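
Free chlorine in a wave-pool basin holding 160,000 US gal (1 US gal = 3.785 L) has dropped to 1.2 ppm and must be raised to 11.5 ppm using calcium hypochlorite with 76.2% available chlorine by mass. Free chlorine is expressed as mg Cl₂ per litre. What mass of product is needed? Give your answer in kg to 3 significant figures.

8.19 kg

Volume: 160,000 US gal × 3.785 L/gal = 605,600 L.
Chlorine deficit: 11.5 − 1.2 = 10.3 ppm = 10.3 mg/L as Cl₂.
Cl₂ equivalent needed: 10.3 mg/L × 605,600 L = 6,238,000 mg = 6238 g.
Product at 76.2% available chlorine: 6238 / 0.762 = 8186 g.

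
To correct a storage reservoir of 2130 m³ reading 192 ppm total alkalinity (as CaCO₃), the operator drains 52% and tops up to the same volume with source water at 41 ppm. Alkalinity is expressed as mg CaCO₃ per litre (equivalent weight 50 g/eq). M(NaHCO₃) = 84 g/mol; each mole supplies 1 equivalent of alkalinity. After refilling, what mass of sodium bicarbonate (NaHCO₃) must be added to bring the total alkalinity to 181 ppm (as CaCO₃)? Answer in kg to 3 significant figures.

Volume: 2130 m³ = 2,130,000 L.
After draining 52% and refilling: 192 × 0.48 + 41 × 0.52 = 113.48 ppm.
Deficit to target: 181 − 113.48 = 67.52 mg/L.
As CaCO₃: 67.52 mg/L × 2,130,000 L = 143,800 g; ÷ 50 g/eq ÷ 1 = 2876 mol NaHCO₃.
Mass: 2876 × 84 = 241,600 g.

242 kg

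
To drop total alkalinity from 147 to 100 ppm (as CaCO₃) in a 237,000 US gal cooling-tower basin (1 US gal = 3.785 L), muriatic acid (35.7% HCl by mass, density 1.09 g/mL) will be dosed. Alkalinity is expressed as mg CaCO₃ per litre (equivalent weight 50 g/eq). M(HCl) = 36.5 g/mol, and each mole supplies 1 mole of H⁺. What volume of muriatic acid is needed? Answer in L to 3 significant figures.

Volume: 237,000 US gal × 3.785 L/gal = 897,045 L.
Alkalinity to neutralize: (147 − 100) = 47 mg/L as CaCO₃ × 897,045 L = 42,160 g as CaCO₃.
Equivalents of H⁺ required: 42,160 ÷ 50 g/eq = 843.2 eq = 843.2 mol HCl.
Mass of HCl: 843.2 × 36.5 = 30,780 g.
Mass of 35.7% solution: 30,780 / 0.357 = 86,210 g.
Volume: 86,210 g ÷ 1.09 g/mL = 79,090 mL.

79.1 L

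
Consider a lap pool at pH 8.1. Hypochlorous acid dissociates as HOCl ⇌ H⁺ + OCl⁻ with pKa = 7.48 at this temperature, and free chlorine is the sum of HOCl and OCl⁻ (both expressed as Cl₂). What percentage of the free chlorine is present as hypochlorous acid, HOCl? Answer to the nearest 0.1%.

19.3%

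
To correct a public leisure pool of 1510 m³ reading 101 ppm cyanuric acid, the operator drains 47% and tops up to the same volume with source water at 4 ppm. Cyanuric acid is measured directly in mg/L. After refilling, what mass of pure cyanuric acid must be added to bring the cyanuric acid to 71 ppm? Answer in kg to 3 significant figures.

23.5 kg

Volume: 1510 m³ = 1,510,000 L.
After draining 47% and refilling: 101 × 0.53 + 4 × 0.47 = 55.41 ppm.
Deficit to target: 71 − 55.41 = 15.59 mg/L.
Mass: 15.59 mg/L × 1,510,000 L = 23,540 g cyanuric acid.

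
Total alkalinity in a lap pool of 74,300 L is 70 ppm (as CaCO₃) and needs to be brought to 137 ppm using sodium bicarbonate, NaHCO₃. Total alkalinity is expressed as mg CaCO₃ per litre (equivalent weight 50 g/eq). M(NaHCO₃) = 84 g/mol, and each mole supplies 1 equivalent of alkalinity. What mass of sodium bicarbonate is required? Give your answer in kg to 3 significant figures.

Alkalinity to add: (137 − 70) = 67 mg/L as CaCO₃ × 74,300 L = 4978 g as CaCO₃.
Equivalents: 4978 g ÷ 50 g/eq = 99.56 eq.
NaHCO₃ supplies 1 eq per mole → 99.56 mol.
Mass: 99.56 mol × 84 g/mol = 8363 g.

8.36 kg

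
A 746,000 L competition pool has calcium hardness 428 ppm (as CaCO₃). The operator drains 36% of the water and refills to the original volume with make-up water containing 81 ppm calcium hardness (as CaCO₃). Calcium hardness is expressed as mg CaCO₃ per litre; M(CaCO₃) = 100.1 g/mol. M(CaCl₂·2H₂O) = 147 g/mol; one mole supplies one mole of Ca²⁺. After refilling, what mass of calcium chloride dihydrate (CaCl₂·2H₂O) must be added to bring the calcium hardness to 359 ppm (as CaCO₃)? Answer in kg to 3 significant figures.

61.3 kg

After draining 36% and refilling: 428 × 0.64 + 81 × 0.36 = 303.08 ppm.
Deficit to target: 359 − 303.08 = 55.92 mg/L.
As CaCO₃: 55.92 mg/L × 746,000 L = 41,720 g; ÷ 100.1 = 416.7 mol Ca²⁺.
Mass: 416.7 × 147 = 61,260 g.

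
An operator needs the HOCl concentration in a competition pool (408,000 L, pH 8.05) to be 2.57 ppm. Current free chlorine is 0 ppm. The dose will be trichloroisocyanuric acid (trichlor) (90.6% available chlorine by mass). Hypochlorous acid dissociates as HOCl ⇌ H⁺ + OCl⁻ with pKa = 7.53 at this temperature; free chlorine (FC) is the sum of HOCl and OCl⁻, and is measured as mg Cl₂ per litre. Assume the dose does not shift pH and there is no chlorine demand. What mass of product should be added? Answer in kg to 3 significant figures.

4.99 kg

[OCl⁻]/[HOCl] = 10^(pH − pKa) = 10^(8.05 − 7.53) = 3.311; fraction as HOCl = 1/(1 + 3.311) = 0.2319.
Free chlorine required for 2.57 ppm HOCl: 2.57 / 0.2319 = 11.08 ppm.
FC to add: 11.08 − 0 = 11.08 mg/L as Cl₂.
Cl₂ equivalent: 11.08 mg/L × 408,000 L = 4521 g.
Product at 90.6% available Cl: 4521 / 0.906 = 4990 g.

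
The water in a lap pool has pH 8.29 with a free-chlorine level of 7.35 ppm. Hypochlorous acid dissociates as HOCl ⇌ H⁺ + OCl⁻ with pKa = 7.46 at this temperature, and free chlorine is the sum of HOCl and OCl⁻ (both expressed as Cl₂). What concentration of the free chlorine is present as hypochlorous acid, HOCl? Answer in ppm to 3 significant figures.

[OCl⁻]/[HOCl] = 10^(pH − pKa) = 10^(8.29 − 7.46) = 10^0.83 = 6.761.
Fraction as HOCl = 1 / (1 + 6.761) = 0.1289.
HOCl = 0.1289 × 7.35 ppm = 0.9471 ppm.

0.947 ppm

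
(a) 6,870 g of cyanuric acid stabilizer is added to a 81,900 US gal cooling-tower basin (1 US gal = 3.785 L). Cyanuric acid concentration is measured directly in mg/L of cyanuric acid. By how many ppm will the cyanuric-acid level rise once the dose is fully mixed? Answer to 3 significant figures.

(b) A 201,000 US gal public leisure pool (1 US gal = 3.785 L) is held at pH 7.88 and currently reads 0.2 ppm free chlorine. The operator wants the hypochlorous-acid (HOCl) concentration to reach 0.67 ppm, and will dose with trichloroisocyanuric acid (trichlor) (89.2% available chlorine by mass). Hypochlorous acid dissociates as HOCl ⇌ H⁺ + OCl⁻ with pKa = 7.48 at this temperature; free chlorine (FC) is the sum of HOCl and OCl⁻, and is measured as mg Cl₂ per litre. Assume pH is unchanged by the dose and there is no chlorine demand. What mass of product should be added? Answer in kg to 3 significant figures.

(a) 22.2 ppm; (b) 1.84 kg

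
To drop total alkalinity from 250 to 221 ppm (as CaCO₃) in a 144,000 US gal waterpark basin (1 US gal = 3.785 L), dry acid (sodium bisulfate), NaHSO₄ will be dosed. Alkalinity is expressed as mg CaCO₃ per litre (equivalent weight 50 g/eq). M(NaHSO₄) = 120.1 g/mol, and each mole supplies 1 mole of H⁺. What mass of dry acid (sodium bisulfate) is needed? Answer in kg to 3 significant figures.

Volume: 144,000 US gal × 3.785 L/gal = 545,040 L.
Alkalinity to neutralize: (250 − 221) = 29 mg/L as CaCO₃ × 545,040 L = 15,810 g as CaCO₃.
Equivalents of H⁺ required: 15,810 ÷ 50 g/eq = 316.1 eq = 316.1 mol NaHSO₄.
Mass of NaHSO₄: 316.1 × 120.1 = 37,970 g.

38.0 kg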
........
=== Problem statement ===
Your task is to reproduce, exactly and exclusively, the lines from the one holding "(b) A 201,000" through the final line of the listing.

=== Result of the task ===
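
(b) A 201,000 US gal public leisure pool (1 US gal = 3.785 L) is held at pH 7.88 and currently reads 0.2 ppm free chlorine. The operator wants the hypochlorous-acid (HOCl) concentration to reach 0.67 ppm, and will dose with trichloroisocyanuric acid (trichlor) (89.2% available chlorine by mass). Hypochlorous acid dissociates as HOCl ⇌ H⁺ + OCl⁻ with pKa = 7.48 at this temperature; free chlorine (FC) is the sum of HOCl and OCl⁻, and is measured as mg Cl₂ per litre. Assume pH is unchanged by the dose and there is no chlorine demand. What mass of product should be added? Answer in kg to 3 significant figures.

(a) 22.2 ppm; (b) 1.84 kg

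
To drop total alkalinity from 250 to 221 ppm (as CaCO₃) in a 144,000 US gal waterpark basin (1 US gal = 3.785 L), dry acid (sodium bisulfate), NaHSO₄ will be dosed. Alkalinity is expressed as mg CaCO₃ per litre (equivalent weight 50 g/eq). M(NaHSO₄) = 120.1 g/mol, and each mole supplies 1 mole of H⁺. What mass of dry acid (sodium bisulfate) is needed? Answer in kg to 3 significant figures.

Volume: 144,000 US gal × 3.785 L/gal = 545,040 L.
Alkalinity to neutralize: (250 − 221) = 29 mg/L as CaCO₃ × 545,040 L = 15,810 g as CaCO₃.
Equivalents of H⁺ required: 15,810 ÷ 50 g/eq = 316.1 eq = 316.1 mol NaHSO₄.
Mass of NaHSO₄: 316.1 × 120.1 = 37,970 g.

38.0 kg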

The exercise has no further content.